RECORDED INFORMATION
==============================
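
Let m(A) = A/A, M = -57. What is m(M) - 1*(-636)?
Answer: 637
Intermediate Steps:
m(A) = 1
m(M) - 1*(-636) = 1 - 1*(-636) = 1 + 636 = 637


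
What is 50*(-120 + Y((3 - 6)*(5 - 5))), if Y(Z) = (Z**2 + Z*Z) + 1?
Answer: -5950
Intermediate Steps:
Y(Z) = 1 + 2*Z**2 (Y(Z) = (Z**2 + Z**2) + 1 = 2*Z**2 + 1 = 1 + 2*Z**2)
50*(-120 + Y((3 - 6)*(5 - 5))) = 50*(-120 + (1 + 2*((3 - 6)*(5 - 5))**2)) = 50*(-120 + (1 + 2*(-3*0)**2)) = 50*(-120 + (1 + 2*0**2)) = 50*(-120 + (1 + 2*0)) = 50*(-120 + (1 + 0)) = 50*(-120 + 1) = 50*(-119) = -5950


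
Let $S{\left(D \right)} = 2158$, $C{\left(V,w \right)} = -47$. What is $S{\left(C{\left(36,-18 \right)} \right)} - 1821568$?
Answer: $-1819410$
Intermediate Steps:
$S{\left(C{\left(36,-18 \right)} \right)} - 1821568 = 2158 - 1821568 = -1819410$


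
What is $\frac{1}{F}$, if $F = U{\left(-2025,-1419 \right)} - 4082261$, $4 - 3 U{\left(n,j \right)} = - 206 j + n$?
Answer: $- \frac{3}{12537068} \approx -2.3929 \cdot 10^{-7}$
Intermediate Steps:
$U{\left(n,j \right)} = \frac{4}{3} - \frac{n}{3} + \frac{206 j}{3}$ ($U{\left(n,j \right)} = \frac{4}{3} - \frac{- 206 j + n}{3} = \frac{4}{3} - \frac{n - 206 j}{3} = \frac{4}{3} + \left(- \frac{n}{3} + \frac{206 j}{3}\right) = \frac{4}{3} - \frac{n}{3} + \frac{206 j}{3}$)
$F = - \frac{12537068}{3}$ ($F = \left(\frac{4}{3} - -675 + \frac{206}{3} \left(-1419\right)\right) - 4082261 = \left(\frac{4}{3} + 675 - 97438\right) - 4082261 = - \frac{290285}{3} - 4082261 = - \frac{12537068}{3} \approx -4.179 \cdot 10^{6}$)
$\frac{1}{F} = \frac{1}{- \frac{12537068}{3}} = - \frac{3}{12537068}$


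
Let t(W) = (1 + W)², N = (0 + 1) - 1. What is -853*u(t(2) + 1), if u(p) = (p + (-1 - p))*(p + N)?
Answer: 8530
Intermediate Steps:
N = 0 (N = 1 - 1 = 0)
u(p) = -p (u(p) = (p + (-1 - p))*(p + 0) = -p)
-853*u(t(2) + 1) = -(-853)*((1 + 2)² + 1) = -(-853)*(3² + 1) = -(-853)*(9 + 1) = -(-853)*10 = -853*(-10) = 8530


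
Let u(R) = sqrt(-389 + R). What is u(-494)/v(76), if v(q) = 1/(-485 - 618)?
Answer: -1103*I*sqrt(883) ≈ -32776.0*I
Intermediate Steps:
v(q) = -1/1103 (v(q) = 1/(-1103) = -1/1103)
u(-494)/v(76) = sqrt(-389 - 494)/(-1/1103) = sqrt(-883)*(-1103) = (I*sqrt(883))*(-1103) = -1103*I*sqrt(883)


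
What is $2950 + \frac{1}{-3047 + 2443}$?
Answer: $\frac{1781799}{604} \approx 2950.0$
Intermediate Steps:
$2950 + \frac{1}{-3047 + 2443} = 2950 + \frac{1}{-604} = 2950 - \frac{1}{604} = \frac{1781799}{604}$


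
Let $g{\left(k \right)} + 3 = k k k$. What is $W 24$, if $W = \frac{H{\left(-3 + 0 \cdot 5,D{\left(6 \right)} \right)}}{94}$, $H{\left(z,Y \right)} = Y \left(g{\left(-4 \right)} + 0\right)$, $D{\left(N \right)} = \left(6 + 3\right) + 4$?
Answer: $- \frac{10452}{47} \approx -222.38$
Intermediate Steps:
$g{\left(k \right)} = -3 + k^{3}$ ($g{\left(k \right)} = -3 + k k k = -3 + k^{2} k = -3 + k^{3}$)
$D{\left(N \right)} = 13$ ($D{\left(N \right)} = 9 + 4 = 13$)
$H{\left(z,Y \right)} = - 67 Y$ ($H{\left(z,Y \right)} = Y \left(\left(-3 + \left(-4\right)^{3}\right) + 0\right) = Y \left(\left(-3 - 64\right) + 0\right) = Y \left(-67 + 0\right) = Y \left(-67\right) = - 67 Y$)
$W = - \frac{871}{94}$ ($W = \frac{\left(-67\right) 13}{94} = \left(-871\right) \frac{1}{94} = - \frac{871}{94} \approx -9.266$)
$W 24 = \left(- \frac{871}{94}\right) 24 = - \frac{10452}{47}$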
==============================
WHAT THE TASK ASKS
Beginning at the top of the records above, transcribe each line exactly up to and including the line that holds "Answer: -5950".

REPLY
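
Let m(A) = A/A, M = -57. What is m(M) - 1*(-636)?
Answer: 637
Intermediate Steps:
m(A) = 1
m(M) - 1*(-636) = 1 - 1*(-636) = 1 + 636 = 637


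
What is 50*(-120 + Y((3 - 6)*(5 - 5))), if Y(Z) = (Z**2 + Z*Z) + 1?
Answer: -5950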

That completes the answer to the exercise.